--- START ---
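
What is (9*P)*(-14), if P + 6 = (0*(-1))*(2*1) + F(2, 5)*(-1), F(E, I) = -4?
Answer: 252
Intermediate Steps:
P = -2 (P = -6 + ((0*(-1))*(2*1) - 4*(-1)) = -6 + (0*2 + 4) = -6 + (0 + 4) = -6 + 4 = -2)
(9*P)*(-14) = (9*(-2))*(-14) = -18*(-14) = 252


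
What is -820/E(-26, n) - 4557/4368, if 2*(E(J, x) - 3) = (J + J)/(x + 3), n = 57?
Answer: -5133509/16016 ≈ -320.52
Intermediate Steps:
E(J, x) = 3 + J/(3 + x) (E(J, x) = 3 + ((J + J)/(x + 3))/2 = 3 + ((2*J)/(3 + x))/2 = 3 + (2*J/(3 + x))/2 = 3 + J/(3 + x))
-820/E(-26, n) - 4557/4368 = -820*(3 + 57)/(9 - 26 + 3*57) - 4557/4368 = -820*60/(9 - 26 + 171) - 4557*1/4368 = -820/((1/60)*154) - 217/208 = -820/77/30 - 217/208 = -820*30/77 - 217/208 = -24600/77 - 217/208 = -5133509/16016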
--- END ---
▶ **Task description**: Write out each record exactly, without addition or omission.

▶ **Written response**:
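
What is (9*P)*(-14), if P + 6 = (0*(-1))*(2*1) + F(2, 5)*(-1), F(E, I) = -4?
Answer: 252
Intermediate Steps:
P = -2 (P = -6 + ((0*(-1))*(2*1) - 4*(-1)) = -6 + (0*2 + 4) = -6 + (0 + 4) = -6 + 4 = -2)
(9*P)*(-14) = (9*(-2))*(-14) = -18*(-14) = 252


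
What is -820/E(-26, n) - 4557/4368, if 2*(E(J, x) - 3) = (J + J)/(x + 3), n = 57?
Answer: -5133509/16016 ≈ -320.52
Intermediate Steps:
E(J, x) = 3 + J/(3 + x) (E(J, x) = 3 + ((J + J)/(x + 3))/2 = 3 + ((2*J)/(3 + x))/2 = 3 + (2*J/(3 + x))/2 = 3 + J/(3 + x))
-820/E(-26, n) - 4557/4368 = -820*(3 + 57)/(9 - 26 + 3*57) - 4557/4368 = -820*60/(9 - 26 + 171) - 4557*1/4368 = -820/((1/60)*154) - 217/208 = -820/77/30 - 217/208 = -820*30/77 - 217/208 = -24600/77 - 217/208 = -5133509/16016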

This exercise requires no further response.